EXERCISE MATERIAL START
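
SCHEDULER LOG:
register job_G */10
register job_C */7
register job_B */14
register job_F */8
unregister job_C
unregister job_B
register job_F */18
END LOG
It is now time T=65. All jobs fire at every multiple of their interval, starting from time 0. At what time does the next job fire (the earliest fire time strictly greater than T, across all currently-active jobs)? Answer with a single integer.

Op 1: register job_G */10 -> active={job_G:*/10}
Op 2: register job_C */7 -> active={job_C:*/7, job_G:*/10}
Op 3: register job_B */14 -> active={job_B:*/14, job_C:*/7, job_G:*/10}
Op 4: register job_F */8 -> active={job_B:*/14, job_C:*/7, job_F:*/8, job_G:*/10}
Op 5: unregister job_C -> active={job_B:*/14, job_F:*/8, job_G:*/10}
Op 6: unregister job_B -> active={job_F:*/8, job_G:*/10}
Op 7: register job_F */18 -> active={job_F:*/18, job_G:*/10}
  job_F: interval 18, next fire after T=65 is 72
  job_G: interval 10, next fire after T=65 is 70
Earliest fire time = 70 (job job_G)

Answer: 70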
EXERCISE MATERIAL END
▶ GOAL OF THE EXERCISE
Copy every line of the records above exactly.

▶ RESULT
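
SCHEDULER LOG:
register job_G */10
register job_C */7
register job_B */14
register job_F */8
unregister job_C
unregister job_B
register job_F */18
END LOG
It is now time T=65. All jobs fire at every multiple of their interval, starting from time 0. At what time does the next job fire (the earliest fire time strictly greater than T, across all currently-active jobs)? Answer with a single integer.

Op 1: register job_G */10 -> active={job_G:*/10}
Op 2: register job_C */7 -> active={job_C:*/7, job_G:*/10}
Op 3: register job_B */14 -> active={job_B:*/14, job_C:*/7, job_G:*/10}
Op 4: register job_F */8 -> active={job_B:*/14, job_C:*/7, job_F:*/8, job_G:*/10}
Op 5: unregister job_C -> active={job_B:*/14, job_F:*/8, job_G:*/10}
Op 6: unregister job_B -> active={job_F:*/8, job_G:*/10}
Op 7: register job_F */18 -> active={job_F:*/18, job_G:*/10}
  job_F: interval 18, next fire after T=65 is 72
  job_G: interval 10, next fire after T=65 is 70
Earliest fire time = 70 (job job_G)

Answer: 70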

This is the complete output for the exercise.